[Start of Attachment]
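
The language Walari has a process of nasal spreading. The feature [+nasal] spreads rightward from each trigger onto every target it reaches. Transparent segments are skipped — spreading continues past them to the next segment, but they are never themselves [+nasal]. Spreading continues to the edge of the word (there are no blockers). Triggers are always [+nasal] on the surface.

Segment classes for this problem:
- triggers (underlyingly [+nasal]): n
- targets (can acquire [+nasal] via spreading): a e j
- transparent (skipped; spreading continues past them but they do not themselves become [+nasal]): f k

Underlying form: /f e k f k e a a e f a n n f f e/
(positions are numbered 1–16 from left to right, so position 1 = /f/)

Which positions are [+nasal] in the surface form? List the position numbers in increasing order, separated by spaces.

12 13 16

From /n/ at 12 rightward: 13 /n/ is itself a trigger — this domain ends here.
From /n/ at 13 rightward: 14 /f/ transparent; 15 /f/ transparent; 16 /e/ → [+nasal]; word edge.
Targets with no active source: positions 2 6 7 8 9 11 stay [-nasal].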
[End of Attachment]
**Prompt**: Every entry needs to be written out again, exactly as given.

**Response to this task**:
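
The language Walari has a process of nasal spreading. The feature [+nasal] spreads rightward from each trigger onto every target it reaches. Transparent segments are skipped — spreading continues past them to the next segment, but they are never themselves [+nasal]. Spreading continues to the edge of the word (there are no blockers). Triggers are always [+nasal] on the surface.

Segment classes for this problem:
- triggers (underlyingly [+nasal]): n
- targets (can acquire [+nasal] via spreading): a e j
- transparent (skipped; spreading continues past them but they do not themselves become [+nasal]): f k

Underlying form: /f e k f k e a a e f a n n f f e/
(positions are numbered 1–16 from left to right, so position 1 = /f/)

Which positions are [+nasal] in the surface form? List the position numbers in increasing order, separated by spaces.

12 13 16

From /n/ at 12 rightward: 13 /n/ is itself a trigger — this domain ends here.
From /n/ at 13 rightward: 14 /f/ transparent; 15 /f/ transparent; 16 /e/ → [+nasal]; word edge.
Targets with no active source: positions 2 6 7 8 9 11 stay [-nasal].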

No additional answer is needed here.